INSTRUCTIONS FOR THE TASK:
Search the listing below for the string "lowest" and copy every line where it occurs.

□ □ □ □ □

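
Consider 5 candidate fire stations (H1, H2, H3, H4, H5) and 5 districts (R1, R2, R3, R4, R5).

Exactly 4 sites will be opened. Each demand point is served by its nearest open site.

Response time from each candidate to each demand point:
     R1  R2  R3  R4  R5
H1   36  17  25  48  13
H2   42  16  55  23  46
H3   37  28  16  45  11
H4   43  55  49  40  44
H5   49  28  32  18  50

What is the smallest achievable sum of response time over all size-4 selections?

97

Open {H1, H2, H3, H5}.
  R1→H1 36, R2→H2 16, R3→H3 16, R4→H5 18, R5→H3 11  ⇒ total 97.
Compare {H1, H3, H4, H5}: total 98.
Compare {H2, H3, H4, H5}: total 98.
No size-4 selection does better; minimum is 97.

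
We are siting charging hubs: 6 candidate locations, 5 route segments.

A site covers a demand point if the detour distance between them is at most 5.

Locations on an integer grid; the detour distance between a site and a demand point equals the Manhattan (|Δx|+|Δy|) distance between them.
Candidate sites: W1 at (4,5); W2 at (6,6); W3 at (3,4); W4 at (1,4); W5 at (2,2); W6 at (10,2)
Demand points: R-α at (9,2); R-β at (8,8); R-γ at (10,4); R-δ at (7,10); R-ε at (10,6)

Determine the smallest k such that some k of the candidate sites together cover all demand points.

2

Coverage sets (demand points within 5 of each site):
  W1: {}
  W2: {R-β, R-δ, R-ε}
  W3: {}
  W4: {}
  W5: {}
  W6: {R-α, R-γ, R-ε}
No single site covers all 5 demand points.
But {W2, W6} covers everything, so the minimum is 2.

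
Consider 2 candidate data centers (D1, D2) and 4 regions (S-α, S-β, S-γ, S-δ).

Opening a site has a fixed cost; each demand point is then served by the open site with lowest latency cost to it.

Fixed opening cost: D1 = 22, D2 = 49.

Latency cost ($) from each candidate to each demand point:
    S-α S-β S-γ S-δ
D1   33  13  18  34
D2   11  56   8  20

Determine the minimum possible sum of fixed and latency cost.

120

Open {D1}: assign each demand point to its cheapest open site.
  S-α→D1 33, S-β→D1 13, S-γ→D1 18, S-δ→D1 34
  latency cost 98, fixed 22 → total 120.
Compare {D1, D2}: latency cost 52 + fixed 71 = 123.
Compare {D2}: latency cost 95 + fixed 49 = 144.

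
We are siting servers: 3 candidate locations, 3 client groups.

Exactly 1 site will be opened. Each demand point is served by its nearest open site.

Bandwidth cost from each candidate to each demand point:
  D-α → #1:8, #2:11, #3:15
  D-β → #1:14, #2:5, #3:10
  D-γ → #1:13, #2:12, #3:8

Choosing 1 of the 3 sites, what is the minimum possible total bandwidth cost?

Open {D-β}.
  #1→D-β 14, #2→D-β 5, #3→D-β 10  ⇒ total 29.
Compare {D-γ}: total 33.
Compare {D-α}: total 34.

29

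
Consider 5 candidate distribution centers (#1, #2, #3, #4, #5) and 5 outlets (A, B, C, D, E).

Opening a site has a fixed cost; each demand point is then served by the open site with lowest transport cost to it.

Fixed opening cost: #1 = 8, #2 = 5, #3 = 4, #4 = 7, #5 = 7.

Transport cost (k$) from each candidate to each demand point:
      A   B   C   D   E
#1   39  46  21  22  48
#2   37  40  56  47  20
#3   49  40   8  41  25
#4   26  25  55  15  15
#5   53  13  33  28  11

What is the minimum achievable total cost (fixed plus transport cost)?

91

Open {#3, #4, #5}: assign each demand point to its cheapest open site.
  A→#4 26, B→#5 13, C→#3 8, D→#4 15, E→#5 11
  transport cost 73, fixed 18 → total 91.
Compare {#2, #3, #4, #5}: transport cost 73 + fixed 23 = 96.
Compare {#1, #3, #4, #5}: transport cost 73 + fixed 26 = 99.
Compare {#3, #4}: transport cost 89 + fixed 11 = 100.
All other subsets cost ≥ 96. Minimum total cost: 91.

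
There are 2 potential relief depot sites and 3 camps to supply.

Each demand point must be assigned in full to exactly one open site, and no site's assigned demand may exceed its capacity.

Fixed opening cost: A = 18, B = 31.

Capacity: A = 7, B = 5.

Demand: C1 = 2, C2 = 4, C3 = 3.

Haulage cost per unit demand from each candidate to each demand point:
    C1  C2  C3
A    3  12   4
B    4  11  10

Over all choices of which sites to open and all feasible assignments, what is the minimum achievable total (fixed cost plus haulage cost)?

Open {A, B}; cheapest assignment that respects the capacities:
  A (cap 7, load 5): C1, C3 — cost 2×3 + 3×4 = 18
  B (cap 5, load 4): C2 — cost 4×11 = 44
  Shipping 62, fixed 49 → total 111.
  Any other capacity-feasible assignment to {A, B} ships for at least 62.
Total demand is 9 and no other set of sites has combined capacity ≥ 9, so {A, B} is the only feasible choice of open sites. Minimum: 111.

111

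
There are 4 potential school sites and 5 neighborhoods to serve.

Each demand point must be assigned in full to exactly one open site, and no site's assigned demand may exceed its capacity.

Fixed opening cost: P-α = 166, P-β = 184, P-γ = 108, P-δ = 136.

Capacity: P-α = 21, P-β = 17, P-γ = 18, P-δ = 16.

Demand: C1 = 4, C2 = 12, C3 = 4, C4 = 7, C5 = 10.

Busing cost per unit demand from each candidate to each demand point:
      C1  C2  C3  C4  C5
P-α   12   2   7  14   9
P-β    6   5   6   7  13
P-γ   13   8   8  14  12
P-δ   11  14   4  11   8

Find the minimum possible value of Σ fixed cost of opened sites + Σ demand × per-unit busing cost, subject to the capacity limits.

Open {P-α, P-γ}; cheapest assignment that respects the capacities:
  P-α (cap 21, load 20): C1, C2, C3 — cost 4×12 + 12×2 + 4×7 = 100
  P-γ (cap 18, load 17): C4, C5 — cost 7×14 + 10×12 = 218
  Shipping 318, fixed 274 → total 592.
  Any other capacity-feasible assignment to {P-α, P-γ} ships for at least 318.
Compare {P-α, P-β}: its best feasible assignment gives total 629.
Compare {P-α, P-γ, P-δ}: its best feasible assignment gives total 676.
Every other set of open sites that can feasibly serve all demand totals ≥ 629 even under its best assignment. Minimum: 592.

592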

□ □ □ □ □

SOLUTION:
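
Opening a site has a fixed cost; each demand point is then served by the open site with lowest latency cost to it.
Opening a site has a fixed cost; each demand point is then served by the open site with lowest transport cost to it.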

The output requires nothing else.